◆ Goal of the exercise:
A verbatim copy of the data below is the required output.

◆ Extracted data:
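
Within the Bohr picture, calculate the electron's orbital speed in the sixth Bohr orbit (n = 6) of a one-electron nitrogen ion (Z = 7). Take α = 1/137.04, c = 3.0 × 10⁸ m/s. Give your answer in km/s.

v_n = Zαc/n = 7 × 0.0073 × 3.0 × 10⁸ / 6
    = 2600 km/s

2600 km/s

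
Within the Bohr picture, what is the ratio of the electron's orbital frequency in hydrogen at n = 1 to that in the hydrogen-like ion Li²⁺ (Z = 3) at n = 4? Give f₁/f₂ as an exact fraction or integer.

64/9

f ∝ Z^2 · n^-3
f₁/f₂ = (1/3)^2 · (1/4)^-3 = 64/9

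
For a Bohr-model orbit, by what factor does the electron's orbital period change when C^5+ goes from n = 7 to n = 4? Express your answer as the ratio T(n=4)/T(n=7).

64/343

T ∝ Z^-2 · n^3; with Z fixed, T ∝ n^3.
T(n=4)/T(n=7) = (4/7)^3 = 64/343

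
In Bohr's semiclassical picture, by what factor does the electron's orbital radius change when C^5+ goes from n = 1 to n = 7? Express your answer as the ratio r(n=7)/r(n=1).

r ∝ Z^-1 · n^2; with Z fixed, r ∝ n^2.
r(n=7)/r(n=1) = (7/1)^2 = 49

49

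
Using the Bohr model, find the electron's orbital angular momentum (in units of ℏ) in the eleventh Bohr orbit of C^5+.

11

L_n = nℏ, so L/ℏ = n = 11.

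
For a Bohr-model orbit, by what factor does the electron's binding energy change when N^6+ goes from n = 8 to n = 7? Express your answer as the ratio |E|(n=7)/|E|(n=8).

|E| ∝ Z^2 · n^-2; with Z fixed, |E| ∝ n^-2.
|E|(n=7)/|E|(n=8) = (7/8)^-2 = 64/49

64/49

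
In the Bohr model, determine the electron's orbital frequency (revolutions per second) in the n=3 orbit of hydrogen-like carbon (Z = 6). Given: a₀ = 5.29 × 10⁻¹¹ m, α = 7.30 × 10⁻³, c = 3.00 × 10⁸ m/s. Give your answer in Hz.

r = n²a₀/Z = 7.94 × 10⁻¹¹ m, v = Zαc/n = 4.38 × 10⁶ m/s
f = v/(2πr) = 8.79 × 10¹⁵ Hz

8.79 × 10¹⁵ Hz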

◆ Solution below:
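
Within the Bohr picture, calculate the electron's orbital speed in the sixth Bohr orbit (n = 6) of a one-electron nitrogen ion (Z = 7). Take α = 1/137.04, c = 3.0 × 10⁸ m/s. Give your answer in km/s.

v_n = Zαc/n = 7 × 0.0073 × 3.0 × 10⁸ / 6
    = 2600 km/s

2600 km/s

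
Within the Bohr picture, what is the ratio of the electron's orbital frequency in hydrogen at n = 1 to that in the hydrogen-like ion Li²⁺ (Z = 3) at n = 4? Give f₁/f₂ as an exact fraction or integer.

64/9

f ∝ Z^2 · n^-3
f₁/f₂ = (1/3)^2 · (1/4)^-3 = 64/9

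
For a Bohr-model orbit, by what factor does the electron's orbital period change when C^5+ goes from n = 7 to n = 4? Express your answer as the ratio T(n=4)/T(n=7).

64/343

T ∝ Z^-2 · n^3; with Z fixed, T ∝ n^3.
T(n=4)/T(n=7) = (4/7)^3 = 64/343

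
In Bohr's semiclassical picture, by what factor does the electron's orbital radius change when C^5+ goes from n = 1 to n = 7? Express your answer as the ratio r(n=7)/r(n=1).

r ∝ Z^-1 · n^2; with Z fixed, r ∝ n^2.
r(n=7)/r(n=1) = (7/1)^2 = 49

49

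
Using the Bohr model, find the electron's orbital angular momentum (in units of ℏ) in the eleventh Bohr orbit of C^5+.

11

L_n = nℏ, so L/ℏ = n = 11.

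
For a Bohr-model orbit, by what factor does the electron's binding energy change when N^6+ goes from n = 8 to n = 7? Express your answer as the ratio |E|(n=7)/|E|(n=8).

|E| ∝ Z^2 · n^-2; with Z fixed, |E| ∝ n^-2.
|E|(n=7)/|E|(n=8) = (7/8)^-2 = 64/49

64/49

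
In the Bohr model, determine the electron's orbital frequency (revolutions per second) in the n=3 orbit of hydrogen-like carbon (Z = 6). Given: a₀ = 5.29 × 10⁻¹¹ m, α = 7.30 × 10⁻³, c = 3.00 × 10⁸ m/s. Give your answer in Hz.

r = n²a₀/Z = 7.94 × 10⁻¹¹ m, v = Zαc/n = 4.38 × 10⁶ m/s
f = v/(2πr) = 8.79 × 10¹⁵ Hz

8.79 × 10¹⁵ Hz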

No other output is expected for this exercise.